What needs to be done: Each line in the listing below that contains "following" should be returned.

<<<<

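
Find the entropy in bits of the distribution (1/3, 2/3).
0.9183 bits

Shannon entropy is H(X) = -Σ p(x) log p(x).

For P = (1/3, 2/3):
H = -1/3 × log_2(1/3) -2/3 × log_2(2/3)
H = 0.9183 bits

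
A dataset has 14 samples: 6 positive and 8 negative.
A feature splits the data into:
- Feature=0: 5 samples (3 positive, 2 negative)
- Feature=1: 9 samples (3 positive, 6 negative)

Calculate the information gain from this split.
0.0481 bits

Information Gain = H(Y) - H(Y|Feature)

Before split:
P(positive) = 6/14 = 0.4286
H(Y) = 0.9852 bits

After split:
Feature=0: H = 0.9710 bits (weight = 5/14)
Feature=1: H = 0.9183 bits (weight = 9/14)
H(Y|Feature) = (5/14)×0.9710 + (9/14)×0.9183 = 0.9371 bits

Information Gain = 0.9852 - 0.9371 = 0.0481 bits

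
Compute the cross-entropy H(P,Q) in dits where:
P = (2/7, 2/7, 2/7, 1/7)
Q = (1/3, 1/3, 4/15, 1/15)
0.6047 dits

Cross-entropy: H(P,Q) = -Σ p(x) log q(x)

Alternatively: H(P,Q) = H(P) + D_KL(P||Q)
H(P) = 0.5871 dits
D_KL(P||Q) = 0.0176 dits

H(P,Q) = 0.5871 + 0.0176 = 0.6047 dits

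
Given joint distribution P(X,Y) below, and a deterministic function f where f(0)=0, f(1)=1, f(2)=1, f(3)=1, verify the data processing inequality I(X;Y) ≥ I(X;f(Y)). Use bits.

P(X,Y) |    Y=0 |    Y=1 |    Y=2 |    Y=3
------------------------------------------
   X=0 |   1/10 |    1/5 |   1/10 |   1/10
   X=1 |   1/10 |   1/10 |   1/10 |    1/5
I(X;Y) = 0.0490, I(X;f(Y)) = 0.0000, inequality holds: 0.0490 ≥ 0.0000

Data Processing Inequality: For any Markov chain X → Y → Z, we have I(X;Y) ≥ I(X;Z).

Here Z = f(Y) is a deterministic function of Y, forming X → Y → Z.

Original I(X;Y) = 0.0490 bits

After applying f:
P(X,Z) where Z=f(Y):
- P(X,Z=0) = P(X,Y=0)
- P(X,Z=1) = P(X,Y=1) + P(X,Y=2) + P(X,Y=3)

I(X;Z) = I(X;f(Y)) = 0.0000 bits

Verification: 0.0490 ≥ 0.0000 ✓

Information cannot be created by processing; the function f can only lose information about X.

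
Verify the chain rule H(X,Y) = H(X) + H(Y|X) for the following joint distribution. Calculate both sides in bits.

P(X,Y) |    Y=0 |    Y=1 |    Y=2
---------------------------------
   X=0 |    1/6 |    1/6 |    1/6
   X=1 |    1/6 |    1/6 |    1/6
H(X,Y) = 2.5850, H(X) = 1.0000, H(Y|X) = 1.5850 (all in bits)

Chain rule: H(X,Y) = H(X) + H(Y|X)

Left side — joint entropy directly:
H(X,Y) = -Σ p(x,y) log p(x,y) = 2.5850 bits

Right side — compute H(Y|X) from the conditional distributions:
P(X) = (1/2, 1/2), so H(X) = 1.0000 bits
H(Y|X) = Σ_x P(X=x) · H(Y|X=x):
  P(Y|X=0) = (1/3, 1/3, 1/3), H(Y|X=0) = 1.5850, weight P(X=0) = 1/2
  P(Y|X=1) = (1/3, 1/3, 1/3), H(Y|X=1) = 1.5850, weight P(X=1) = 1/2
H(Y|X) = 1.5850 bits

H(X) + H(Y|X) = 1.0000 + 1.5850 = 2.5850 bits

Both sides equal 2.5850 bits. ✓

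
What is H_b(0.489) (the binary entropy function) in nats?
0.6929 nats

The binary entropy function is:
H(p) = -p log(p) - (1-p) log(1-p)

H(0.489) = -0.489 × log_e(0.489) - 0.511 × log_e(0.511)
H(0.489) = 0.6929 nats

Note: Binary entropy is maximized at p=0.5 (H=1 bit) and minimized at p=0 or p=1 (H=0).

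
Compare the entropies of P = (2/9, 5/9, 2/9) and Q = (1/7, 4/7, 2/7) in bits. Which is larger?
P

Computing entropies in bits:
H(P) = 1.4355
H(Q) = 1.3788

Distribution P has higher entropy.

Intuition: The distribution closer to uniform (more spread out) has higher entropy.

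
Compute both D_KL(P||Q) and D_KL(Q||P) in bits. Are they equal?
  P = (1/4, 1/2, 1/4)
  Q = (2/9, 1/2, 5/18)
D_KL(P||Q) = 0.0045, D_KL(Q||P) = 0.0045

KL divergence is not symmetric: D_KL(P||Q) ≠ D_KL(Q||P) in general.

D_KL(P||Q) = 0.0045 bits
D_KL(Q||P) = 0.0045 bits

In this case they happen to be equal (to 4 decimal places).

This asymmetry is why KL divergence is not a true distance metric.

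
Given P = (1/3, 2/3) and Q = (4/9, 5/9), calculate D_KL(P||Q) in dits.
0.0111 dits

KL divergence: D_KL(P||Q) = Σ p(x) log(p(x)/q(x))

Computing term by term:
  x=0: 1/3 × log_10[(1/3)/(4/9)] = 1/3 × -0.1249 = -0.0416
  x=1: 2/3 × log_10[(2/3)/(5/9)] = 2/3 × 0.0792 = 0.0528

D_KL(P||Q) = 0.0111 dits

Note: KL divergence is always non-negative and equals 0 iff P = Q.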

>>>>
<<<<

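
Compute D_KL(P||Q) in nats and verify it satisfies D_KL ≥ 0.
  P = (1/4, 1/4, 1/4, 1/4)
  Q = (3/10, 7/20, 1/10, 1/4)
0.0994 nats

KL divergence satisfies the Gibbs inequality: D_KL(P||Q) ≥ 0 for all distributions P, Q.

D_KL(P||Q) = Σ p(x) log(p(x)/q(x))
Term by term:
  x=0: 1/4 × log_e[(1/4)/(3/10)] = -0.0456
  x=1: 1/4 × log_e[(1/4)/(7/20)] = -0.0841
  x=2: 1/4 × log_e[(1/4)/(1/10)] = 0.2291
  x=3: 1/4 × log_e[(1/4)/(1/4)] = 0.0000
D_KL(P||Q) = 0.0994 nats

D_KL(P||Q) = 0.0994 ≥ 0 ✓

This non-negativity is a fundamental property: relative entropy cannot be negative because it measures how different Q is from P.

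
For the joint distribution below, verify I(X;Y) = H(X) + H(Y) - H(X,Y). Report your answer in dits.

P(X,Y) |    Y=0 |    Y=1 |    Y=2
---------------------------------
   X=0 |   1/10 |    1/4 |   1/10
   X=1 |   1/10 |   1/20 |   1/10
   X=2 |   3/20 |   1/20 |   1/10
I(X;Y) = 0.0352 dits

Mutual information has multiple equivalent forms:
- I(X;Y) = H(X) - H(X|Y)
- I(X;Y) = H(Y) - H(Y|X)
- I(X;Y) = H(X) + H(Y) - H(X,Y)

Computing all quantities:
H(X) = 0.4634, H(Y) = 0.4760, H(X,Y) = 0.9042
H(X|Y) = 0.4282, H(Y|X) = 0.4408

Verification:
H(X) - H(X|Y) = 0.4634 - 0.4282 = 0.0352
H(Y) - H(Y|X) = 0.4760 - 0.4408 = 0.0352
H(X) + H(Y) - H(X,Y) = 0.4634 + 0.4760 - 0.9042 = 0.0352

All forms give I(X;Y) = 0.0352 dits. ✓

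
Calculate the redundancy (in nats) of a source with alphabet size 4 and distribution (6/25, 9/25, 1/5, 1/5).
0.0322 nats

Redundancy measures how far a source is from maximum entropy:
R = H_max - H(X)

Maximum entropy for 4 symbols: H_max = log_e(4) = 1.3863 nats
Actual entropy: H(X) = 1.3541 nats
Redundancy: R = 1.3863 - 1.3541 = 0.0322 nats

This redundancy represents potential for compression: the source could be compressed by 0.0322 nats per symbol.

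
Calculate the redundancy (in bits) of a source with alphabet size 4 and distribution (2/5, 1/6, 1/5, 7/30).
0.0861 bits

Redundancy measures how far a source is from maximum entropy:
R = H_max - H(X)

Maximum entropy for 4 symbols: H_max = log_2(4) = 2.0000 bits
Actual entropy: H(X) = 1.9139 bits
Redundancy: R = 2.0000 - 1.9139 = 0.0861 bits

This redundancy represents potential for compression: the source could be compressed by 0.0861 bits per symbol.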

>>>>
<<<<

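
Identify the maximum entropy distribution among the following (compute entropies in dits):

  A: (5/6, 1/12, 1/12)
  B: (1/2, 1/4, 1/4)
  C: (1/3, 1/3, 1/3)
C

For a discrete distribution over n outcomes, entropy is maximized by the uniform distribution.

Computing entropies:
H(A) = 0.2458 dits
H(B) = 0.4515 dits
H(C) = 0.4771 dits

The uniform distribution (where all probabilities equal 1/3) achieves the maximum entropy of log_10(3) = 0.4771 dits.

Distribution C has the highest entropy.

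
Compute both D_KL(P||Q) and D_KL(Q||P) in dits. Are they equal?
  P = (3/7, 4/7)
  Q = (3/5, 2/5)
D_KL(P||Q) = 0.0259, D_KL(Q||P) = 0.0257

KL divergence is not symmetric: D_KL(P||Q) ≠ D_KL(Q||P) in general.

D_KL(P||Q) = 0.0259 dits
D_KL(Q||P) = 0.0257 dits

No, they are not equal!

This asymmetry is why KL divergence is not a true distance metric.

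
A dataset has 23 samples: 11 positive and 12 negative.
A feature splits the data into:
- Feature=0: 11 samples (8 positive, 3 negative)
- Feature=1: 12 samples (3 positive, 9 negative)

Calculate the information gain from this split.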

>>>>

Solution to the exercise:
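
Verify the chain rule H(X,Y) = H(X) + H(Y|X) for the following joint distribution. Calculate both sides in bits.
Identify the maximum entropy distribution among the following (compute entropies in dits):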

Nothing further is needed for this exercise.